→ **DATA FOR REVIEW**:
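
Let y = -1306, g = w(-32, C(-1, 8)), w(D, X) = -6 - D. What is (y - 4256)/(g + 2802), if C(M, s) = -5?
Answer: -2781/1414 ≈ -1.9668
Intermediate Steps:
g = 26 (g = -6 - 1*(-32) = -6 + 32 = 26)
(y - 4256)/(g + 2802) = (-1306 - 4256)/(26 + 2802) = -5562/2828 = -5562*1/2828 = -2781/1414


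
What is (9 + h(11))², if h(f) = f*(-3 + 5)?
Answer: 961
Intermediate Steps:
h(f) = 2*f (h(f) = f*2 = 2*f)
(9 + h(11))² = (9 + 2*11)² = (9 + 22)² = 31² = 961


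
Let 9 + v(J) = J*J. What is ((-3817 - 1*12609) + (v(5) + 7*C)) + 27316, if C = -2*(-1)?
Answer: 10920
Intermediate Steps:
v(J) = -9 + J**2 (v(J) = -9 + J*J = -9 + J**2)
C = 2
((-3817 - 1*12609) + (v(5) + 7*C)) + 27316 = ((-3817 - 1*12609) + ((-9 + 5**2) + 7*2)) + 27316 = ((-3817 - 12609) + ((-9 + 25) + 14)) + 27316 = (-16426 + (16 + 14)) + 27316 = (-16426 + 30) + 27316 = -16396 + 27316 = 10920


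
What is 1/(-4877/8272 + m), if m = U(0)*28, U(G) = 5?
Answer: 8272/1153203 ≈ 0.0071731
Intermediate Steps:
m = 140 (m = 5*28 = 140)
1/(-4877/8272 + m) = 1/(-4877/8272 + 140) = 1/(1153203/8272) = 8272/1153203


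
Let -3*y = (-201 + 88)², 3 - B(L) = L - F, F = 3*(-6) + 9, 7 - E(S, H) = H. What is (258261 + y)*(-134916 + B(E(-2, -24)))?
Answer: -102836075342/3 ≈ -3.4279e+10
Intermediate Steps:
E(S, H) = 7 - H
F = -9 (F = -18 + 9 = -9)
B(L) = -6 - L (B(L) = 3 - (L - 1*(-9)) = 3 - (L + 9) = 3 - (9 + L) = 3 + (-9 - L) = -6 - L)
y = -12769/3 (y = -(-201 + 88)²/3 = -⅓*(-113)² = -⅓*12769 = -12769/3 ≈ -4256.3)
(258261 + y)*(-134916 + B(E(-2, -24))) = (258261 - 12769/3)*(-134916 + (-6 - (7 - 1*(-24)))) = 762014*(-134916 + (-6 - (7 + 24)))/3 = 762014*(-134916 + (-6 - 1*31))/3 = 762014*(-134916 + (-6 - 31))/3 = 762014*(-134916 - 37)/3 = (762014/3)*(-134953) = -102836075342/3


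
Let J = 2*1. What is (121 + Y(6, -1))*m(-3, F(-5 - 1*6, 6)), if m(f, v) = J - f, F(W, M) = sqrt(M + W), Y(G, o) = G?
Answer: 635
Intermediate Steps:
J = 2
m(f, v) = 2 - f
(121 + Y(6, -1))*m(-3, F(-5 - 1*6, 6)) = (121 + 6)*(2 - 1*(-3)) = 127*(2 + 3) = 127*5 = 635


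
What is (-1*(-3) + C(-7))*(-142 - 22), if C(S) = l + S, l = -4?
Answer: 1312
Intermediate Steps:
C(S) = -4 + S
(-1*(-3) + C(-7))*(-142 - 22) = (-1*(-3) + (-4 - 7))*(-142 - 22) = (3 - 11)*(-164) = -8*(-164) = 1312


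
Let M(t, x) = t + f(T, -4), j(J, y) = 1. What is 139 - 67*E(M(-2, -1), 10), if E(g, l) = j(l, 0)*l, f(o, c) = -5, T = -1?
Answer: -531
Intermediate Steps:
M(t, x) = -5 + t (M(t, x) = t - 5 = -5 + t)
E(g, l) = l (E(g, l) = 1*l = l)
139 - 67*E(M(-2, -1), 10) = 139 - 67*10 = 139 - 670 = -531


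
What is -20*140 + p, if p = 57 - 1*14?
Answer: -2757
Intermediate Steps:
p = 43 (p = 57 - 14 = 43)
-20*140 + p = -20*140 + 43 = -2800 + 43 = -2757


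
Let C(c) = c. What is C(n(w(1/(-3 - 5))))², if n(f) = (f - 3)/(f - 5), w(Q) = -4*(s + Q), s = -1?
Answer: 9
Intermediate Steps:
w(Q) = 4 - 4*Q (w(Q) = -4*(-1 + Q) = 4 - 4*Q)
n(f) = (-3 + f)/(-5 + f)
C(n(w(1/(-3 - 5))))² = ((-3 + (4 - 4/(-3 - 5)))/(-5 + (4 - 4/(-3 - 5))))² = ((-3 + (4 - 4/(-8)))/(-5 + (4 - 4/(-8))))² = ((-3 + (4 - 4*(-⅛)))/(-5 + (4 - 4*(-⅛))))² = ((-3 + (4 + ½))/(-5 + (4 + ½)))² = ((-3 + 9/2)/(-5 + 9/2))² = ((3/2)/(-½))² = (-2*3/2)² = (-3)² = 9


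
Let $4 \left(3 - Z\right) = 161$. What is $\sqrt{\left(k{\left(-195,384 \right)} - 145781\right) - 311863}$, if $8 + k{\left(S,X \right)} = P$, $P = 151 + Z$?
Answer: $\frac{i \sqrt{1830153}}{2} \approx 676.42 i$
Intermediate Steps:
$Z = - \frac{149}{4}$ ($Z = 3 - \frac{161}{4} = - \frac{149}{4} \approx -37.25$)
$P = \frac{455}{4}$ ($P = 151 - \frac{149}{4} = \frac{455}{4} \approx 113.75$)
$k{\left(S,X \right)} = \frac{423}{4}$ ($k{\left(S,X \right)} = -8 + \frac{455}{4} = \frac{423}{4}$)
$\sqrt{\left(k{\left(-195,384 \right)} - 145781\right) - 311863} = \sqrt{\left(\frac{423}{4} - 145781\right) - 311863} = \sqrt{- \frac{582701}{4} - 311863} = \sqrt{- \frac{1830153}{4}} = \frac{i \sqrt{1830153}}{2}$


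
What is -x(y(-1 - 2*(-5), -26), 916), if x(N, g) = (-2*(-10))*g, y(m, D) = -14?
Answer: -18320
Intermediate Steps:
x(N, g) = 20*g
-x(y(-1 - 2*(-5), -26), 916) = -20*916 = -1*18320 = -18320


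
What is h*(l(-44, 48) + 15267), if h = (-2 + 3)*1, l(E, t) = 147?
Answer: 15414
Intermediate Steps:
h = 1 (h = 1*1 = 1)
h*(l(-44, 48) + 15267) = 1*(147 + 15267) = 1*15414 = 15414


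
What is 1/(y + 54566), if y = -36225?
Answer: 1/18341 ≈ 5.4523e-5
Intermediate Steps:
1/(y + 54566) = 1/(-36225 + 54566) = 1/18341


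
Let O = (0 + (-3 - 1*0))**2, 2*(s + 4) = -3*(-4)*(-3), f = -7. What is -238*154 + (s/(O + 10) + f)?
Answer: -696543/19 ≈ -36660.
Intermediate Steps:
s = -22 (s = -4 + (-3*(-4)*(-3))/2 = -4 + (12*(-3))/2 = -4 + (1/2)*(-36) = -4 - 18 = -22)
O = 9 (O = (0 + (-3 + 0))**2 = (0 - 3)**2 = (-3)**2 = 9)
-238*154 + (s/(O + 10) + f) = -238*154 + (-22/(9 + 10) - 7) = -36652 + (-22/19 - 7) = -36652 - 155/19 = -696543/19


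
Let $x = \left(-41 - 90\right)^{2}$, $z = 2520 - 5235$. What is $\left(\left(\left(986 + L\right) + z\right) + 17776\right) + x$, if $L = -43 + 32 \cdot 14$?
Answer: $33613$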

* * *

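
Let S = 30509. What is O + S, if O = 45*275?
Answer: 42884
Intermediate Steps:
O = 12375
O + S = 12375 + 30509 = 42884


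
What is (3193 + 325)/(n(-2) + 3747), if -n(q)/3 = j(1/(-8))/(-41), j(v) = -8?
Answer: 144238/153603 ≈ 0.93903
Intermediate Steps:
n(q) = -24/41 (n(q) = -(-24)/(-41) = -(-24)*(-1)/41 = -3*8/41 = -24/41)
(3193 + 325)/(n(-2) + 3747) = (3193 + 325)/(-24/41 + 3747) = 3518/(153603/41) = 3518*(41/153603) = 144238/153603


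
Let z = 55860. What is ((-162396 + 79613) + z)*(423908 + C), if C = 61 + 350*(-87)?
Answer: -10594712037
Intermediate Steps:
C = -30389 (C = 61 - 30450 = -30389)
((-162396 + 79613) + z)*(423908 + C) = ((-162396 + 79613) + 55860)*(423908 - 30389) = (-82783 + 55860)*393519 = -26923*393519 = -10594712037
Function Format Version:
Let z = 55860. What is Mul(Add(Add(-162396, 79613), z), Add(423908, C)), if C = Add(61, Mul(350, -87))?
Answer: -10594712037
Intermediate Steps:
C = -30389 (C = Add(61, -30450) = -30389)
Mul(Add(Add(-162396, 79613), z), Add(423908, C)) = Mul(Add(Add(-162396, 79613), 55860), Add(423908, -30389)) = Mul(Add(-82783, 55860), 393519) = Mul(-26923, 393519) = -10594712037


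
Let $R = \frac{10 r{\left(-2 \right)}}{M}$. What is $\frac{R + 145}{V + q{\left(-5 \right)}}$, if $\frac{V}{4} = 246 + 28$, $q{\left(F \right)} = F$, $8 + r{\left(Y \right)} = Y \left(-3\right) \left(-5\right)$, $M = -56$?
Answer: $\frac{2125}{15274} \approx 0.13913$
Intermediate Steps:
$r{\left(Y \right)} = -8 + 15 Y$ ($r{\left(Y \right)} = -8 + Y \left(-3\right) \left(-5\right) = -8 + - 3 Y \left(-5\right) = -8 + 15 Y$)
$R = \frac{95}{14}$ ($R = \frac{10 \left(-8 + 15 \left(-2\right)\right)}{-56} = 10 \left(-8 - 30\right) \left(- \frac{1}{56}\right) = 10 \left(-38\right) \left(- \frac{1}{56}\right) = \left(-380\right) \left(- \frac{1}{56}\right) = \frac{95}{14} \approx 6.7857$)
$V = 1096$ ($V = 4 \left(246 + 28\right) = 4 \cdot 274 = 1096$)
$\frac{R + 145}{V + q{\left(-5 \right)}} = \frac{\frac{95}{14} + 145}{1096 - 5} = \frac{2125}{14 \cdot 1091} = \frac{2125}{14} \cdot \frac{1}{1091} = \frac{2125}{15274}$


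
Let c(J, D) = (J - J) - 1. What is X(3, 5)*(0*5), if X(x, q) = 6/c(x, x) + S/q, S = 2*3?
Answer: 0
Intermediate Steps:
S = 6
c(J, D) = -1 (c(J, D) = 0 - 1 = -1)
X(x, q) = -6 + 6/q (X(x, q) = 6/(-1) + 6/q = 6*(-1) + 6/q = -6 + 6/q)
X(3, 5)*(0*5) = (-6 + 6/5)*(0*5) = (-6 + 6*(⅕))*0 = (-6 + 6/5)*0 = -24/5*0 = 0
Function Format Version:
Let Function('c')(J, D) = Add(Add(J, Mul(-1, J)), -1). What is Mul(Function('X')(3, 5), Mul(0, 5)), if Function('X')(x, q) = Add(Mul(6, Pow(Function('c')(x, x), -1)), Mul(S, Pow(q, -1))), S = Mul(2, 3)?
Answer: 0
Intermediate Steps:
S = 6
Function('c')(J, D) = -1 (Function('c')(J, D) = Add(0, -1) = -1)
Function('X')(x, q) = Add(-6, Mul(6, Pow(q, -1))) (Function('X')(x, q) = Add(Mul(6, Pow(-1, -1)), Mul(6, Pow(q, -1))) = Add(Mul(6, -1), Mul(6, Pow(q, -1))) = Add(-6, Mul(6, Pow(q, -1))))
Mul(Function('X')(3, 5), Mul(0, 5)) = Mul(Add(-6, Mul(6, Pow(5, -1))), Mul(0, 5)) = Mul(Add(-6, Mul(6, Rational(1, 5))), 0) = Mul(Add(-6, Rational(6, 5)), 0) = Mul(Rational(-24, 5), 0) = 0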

→ **YOUR ASSIGNMENT**: Your task for the entries above: copy exactly the span starting with the line with "Let y = -1306, g" and going on through the line with "Answer: 10920", both lines included, and nothing else.

→ **FINISHED TASK**:
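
Let y = -1306, g = w(-32, C(-1, 8)), w(D, X) = -6 - D. What is (y - 4256)/(g + 2802), if C(M, s) = -5?
Answer: -2781/1414 ≈ -1.9668
Intermediate Steps:
g = 26 (g = -6 - 1*(-32) = -6 + 32 = 26)
(y - 4256)/(g + 2802) = (-1306 - 4256)/(26 + 2802) = -5562/2828 = -5562*1/2828 = -2781/1414


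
What is (9 + h(11))², if h(f) = f*(-3 + 5)?
Answer: 961
Intermediate Steps:
h(f) = 2*f (h(f) = f*2 = 2*f)
(9 + h(11))² = (9 + 2*11)² = (9 + 22)² = 31² = 961


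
Let 9 + v(J) = J*J. What is ((-3817 - 1*12609) + (v(5) + 7*C)) + 27316, if C = -2*(-1)?
Answer: 10920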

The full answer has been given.